PROBLEM
For every line in the records below that holds "blended", make a copy.
══ DATA FOR REVIEW
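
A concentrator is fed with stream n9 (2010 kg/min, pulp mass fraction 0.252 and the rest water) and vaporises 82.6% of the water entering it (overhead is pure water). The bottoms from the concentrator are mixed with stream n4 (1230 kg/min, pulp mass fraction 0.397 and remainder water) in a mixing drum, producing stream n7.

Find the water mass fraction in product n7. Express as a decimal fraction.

0.502

Vapour removed = 0.826×0.748×2010 = 1241.9 kg/min; concentrate = 768.13 kg/min.
water reaching the mixer = 261.61 (from concentrate) + 1230×0.603 = 1003.3 kg/min.
Product flow = 768.13 + 1230 = 1998.1 kg/min; water fraction = 0.502.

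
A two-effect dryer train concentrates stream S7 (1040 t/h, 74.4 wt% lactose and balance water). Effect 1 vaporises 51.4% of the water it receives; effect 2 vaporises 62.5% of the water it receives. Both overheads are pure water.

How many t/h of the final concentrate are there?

water in feed = 1040×0.256 = 266.24 t/h.
After stage 1: water left = (1−0.514)×266.24 = 129.39; stream total = 903.15 t/h.
After stage 2: water left = (1−0.625)×129.39 = 48.522; final concentrate = 822.28 t/h.

822.3 t/h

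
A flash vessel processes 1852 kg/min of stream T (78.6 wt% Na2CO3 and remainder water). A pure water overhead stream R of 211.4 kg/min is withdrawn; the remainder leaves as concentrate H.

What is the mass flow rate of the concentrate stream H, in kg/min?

1641 kg/min

Concentrate = 1852 − 211.4 = 1640.6 kg/min.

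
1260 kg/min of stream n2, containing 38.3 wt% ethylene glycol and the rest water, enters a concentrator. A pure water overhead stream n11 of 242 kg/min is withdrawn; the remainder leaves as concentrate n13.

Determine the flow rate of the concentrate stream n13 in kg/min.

1018 kg/min

Concentrate = 1260 − 242 = 1018 kg/min.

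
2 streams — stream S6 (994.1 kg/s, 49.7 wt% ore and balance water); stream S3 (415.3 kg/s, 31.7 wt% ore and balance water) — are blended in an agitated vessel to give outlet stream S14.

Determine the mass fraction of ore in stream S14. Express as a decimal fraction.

Total flow out = 994.1 + 415.3 = 1409.4 kg/s.
ore in = 994.1×0.497 + 415.3×0.317 = 625.72 kg/s.
ore mass fraction in S14 = 625.72/1409.4 = 0.4440.

0.4440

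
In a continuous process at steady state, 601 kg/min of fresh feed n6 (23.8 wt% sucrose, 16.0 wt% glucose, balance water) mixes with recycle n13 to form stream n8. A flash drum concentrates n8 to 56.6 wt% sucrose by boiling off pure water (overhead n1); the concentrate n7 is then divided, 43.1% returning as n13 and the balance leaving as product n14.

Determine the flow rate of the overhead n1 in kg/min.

348.3 kg/min

Overall sucrose balance (none leaves overhead): sucrose in fresh feed = sucrose in product, i.e. 601×0.238 = (1−0.431)·n7·0.566.
n7 = 143.04/(0.566×0.569) = 444.14 kg/min.
Recycle n13 = 0.431×444.14 = 191.43 kg/min.
Combined feed n8 = 601 + 191.43 = 792.43 kg/min.
Overhead n1 = n8 − n7 = 792.43 − 444.14 = 348.28 kg/min.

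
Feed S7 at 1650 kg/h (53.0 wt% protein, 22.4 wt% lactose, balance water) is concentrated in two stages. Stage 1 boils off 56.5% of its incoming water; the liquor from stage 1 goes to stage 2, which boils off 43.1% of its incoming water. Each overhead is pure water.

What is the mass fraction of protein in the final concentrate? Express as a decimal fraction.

0.6504

water in feed = 1650×0.246 = 405.9 kg/h.
After stage 1: water left = (1−0.565)×405.9 = 176.57; stream total = 1420.7 kg/h.
After stage 2: water left = (1−0.431)×176.57 = 100.47; final concentrate = 1344.6 kg/h.
protein fraction = 874.5/1344.6 = 0.6504.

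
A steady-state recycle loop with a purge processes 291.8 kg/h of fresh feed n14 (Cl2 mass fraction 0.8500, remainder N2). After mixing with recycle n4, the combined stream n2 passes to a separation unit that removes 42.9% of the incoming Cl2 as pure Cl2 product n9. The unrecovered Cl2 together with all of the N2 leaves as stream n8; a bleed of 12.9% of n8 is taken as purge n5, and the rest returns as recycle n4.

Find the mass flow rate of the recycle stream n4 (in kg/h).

540.9 kg/h

N2 enters only via n14 and leaves only via the purge: 291.8×0.150 = 0.129×(N2 in n8), and the separation unit passes all N2, so N2 in n2 = N2 in n8 = 339.3 kg/h.
Cl2 in n2: m_A = 291.8×0.850 + (1−0.129)·(1−0.429)·m_A, so m_A = 248.03/0.5027 = 493.44 kg/h.
n8 = (1−0.429)×493.44 + 339.3 = 621.05 kg/h.
Recycle n4 = (1−0.129)×621.05 = 540.94 kg/h.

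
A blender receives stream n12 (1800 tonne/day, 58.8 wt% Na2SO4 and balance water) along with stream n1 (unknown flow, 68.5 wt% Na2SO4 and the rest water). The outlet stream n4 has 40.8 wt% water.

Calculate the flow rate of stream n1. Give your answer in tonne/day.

Let n1 be the unknown flow. Total out = 1800 + n1.
water balance: 741.6 + 0.315·n1 = 0.408·(1800 + n1)
(0.315 − 0.408)·n1 = 0.408×1800 − 741.6 = -7.2
n1 = -7.2 / -0.093 = 77.419 tonne/day

77.42 tonne/day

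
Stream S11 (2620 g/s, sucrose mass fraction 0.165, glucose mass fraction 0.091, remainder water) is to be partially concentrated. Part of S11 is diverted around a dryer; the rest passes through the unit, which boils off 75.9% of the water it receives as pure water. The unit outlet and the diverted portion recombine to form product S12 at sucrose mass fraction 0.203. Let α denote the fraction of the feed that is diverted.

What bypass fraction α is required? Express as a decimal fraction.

0.669

All 2620×0.165 = 432.3 g/s of sucrose reaches S12, so S12 = 432.3/0.203 = 2129.6 g/s and vapour = 490.44 g/s.
The evaporator receives (1−α)·2620 of feed at 0.744 water and removes 0.759 of that water:
0.759×0.744×(1−α)×2620 = 490.44
(1−α) = 490.44/1479.5 = 0.3315;  α = 0.6685.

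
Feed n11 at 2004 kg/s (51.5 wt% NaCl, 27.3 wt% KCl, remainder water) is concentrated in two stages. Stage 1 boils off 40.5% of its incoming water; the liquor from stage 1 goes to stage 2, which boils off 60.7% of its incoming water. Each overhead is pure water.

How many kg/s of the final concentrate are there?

water in feed = 2004×0.212 = 424.85 kg/s.
After stage 1: water left = (1−0.405)×424.85 = 252.78; stream total = 1831.9 kg/s.
After stage 2: water left = (1−0.607)×252.78 = 99.344; final concentrate = 1678.5 kg/s.

1678 kg/s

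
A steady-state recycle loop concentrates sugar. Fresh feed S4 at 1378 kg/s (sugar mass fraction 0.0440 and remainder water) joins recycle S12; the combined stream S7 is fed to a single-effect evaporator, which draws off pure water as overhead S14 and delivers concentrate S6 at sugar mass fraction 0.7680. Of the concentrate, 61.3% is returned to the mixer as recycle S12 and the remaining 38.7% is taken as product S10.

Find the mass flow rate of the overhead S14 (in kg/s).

1299 kg/s

Overall sugar balance (none leaves overhead): sugar in fresh feed = sugar in product, i.e. 1378×0.044 = (1−0.613)·S6·0.768.
S6 = 60.632/(0.768×0.387) = 204 kg/s.
Recycle S12 = 0.613×204 = 125.05 kg/s.
Combined feed S7 = 1378 + 125.05 = 1503.1 kg/s.
Overhead S14 = S7 − S6 = 1503.1 − 204 = 1299.1 kg/s.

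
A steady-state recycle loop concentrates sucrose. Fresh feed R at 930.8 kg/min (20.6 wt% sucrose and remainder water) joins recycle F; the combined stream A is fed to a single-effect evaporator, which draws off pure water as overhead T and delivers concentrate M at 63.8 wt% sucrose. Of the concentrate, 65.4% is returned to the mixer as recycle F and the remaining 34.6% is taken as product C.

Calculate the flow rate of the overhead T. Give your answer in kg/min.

Overall sucrose balance (none leaves overhead): sucrose in fresh feed = sucrose in product, i.e. 930.8×0.206 = (1−0.654)·M·0.638.
M = 191.74/(0.638×0.346) = 868.61 kg/min.
Recycle F = 0.654×868.61 = 568.07 kg/min.
Combined feed A = 930.8 + 568.07 = 1498.9 kg/min.
Overhead T = A − M = 1498.9 − 868.61 = 630.26 kg/min.

630.3 kg/min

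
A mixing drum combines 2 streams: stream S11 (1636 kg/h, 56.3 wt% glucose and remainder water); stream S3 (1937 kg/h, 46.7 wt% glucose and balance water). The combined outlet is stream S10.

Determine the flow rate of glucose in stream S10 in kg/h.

1826 kg/h

glucose out = glucose in = 1636×0.563 + 1937×0.467 = 1825.6 kg/h.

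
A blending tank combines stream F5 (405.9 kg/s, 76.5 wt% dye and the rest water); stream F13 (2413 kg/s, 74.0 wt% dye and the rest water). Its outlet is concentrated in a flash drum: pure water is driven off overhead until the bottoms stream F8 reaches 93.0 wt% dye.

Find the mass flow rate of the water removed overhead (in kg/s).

dye entering = 405.9×0.765 + 2413×0.740 = 2096.1 kg/s.
All dye reports to F8, so F8 = 2096.1/0.930 = 2253.9 kg/s.
Total feed = 2818.9 kg/s; overhead = 2818.9 − 2253.9 = 564.99 kg/s.

565 kg/s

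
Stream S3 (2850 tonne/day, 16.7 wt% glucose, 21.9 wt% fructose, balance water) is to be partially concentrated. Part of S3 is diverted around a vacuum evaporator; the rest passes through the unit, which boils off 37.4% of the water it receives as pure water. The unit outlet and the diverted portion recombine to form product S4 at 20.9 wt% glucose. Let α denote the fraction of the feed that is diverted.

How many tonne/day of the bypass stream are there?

355.9 tonne/day

All 2850×0.167 = 475.95 tonne/day of glucose reaches S4, so S4 = 475.95/0.209 = 2277.3 tonne/day and vapour = 572.73 tonne/day.
The evaporator receives (1−α)·2850 of feed at 0.614 water and removes 0.374 of that water:
0.374×0.614×(1−α)×2850 = 572.73
(1−α) = 572.73/654.46 = 0.8751;  α = 0.1249.
Bypass flow = 0.1249×2850 = 355.93 tonne/day.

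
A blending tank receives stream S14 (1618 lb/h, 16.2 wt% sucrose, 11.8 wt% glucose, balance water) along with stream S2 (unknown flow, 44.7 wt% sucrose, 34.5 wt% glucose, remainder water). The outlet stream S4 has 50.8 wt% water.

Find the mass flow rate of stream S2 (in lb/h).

Let S2 be the unknown flow. Total out = 1618 + S2.
water balance: 1165 + 0.208·S2 = 0.508·(1618 + S2)
(0.208 − 0.508)·S2 = 0.508×1618 − 1165 = -343.02
S2 = -343.02 / -0.300 = 1143.4 lb/h

1143 lb/h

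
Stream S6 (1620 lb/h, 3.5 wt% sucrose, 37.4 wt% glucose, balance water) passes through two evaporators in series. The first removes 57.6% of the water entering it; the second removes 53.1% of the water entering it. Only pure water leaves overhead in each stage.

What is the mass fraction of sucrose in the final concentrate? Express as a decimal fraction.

0.066

water in feed = 1620×0.591 = 957.42 lb/h.
After stage 1: water left = (1−0.576)×957.42 = 405.95; stream total = 1068.5 lb/h.
After stage 2: water left = (1−0.531)×405.95 = 190.39; final concentrate = 852.97 lb/h.
sucrose fraction = 56.7/852.97 = 0.066.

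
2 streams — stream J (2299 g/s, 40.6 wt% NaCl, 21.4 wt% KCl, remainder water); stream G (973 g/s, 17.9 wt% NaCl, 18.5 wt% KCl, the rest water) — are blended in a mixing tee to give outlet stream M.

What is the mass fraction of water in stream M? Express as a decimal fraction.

0.456

Total flow out = 2299 + 973 = 3272 g/s.
water in = 2299×0.380 + 973×0.636 = 1492.4 g/s.
water mass fraction in M = 1492.4/3272 = 0.456.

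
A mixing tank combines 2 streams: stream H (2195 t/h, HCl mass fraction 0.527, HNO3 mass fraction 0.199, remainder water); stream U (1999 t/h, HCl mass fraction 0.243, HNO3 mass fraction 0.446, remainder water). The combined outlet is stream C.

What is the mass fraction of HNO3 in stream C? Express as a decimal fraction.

0.317

Total flow out = 2195 + 1999 = 4194 t/h.
HNO3 in = 2195×0.199 + 1999×0.446 = 1328.4 t/h.
HNO3 mass fraction in C = 1328.4/4194 = 0.317.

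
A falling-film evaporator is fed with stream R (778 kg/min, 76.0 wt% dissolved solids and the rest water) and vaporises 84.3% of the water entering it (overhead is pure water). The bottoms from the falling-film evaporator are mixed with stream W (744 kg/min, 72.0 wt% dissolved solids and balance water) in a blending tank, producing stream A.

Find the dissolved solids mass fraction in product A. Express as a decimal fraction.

Vapour removed = 0.843×0.240×778 = 157.4 kg/min; concentrate = 620.6 kg/min.
dissolved solids reaching the mixer = 591.28 (from concentrate) + 744×0.720 = 1127 kg/min.
Product flow = 620.6 + 744 = 1364.6 kg/min; dissolved solids fraction = 0.826.

0.826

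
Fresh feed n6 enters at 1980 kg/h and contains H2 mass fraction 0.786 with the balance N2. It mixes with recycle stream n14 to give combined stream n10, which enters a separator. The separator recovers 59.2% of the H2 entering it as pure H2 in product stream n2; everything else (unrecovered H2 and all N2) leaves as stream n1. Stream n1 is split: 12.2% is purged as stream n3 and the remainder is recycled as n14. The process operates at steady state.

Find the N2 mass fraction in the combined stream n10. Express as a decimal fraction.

0.589

N2 enters only via n6 and leaves only via the purge: 1980×0.214 = 0.122×(N2 in n1), and the separator passes all N2, so N2 in n10 = N2 in n1 = 3473.1 kg/h.
H2 in n10: m_A = 1980×0.786 + (1−0.122)·(1−0.592)·m_A, so m_A = 1556.3/0.6418 = 2425 kg/h.
n10 = 2425 + 3473.1 = 5898.1 kg/h.
N2 fraction in n10 = 3473.1/5898.1 = 0.589.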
════
REPLY TO THE EXERCISE
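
2 streams — stream S6 (994.1 kg/s, 49.7 wt% ore and balance water); stream S3 (415.3 kg/s, 31.7 wt% ore and balance water) — are blended in an agitated vessel to give outlet stream S14.
2 streams — stream J (2299 g/s, 40.6 wt% NaCl, 21.4 wt% KCl, remainder water); stream G (973 g/s, 17.9 wt% NaCl, 18.5 wt% KCl, the rest water) — are blended in a mixing tee to give outlet stream M.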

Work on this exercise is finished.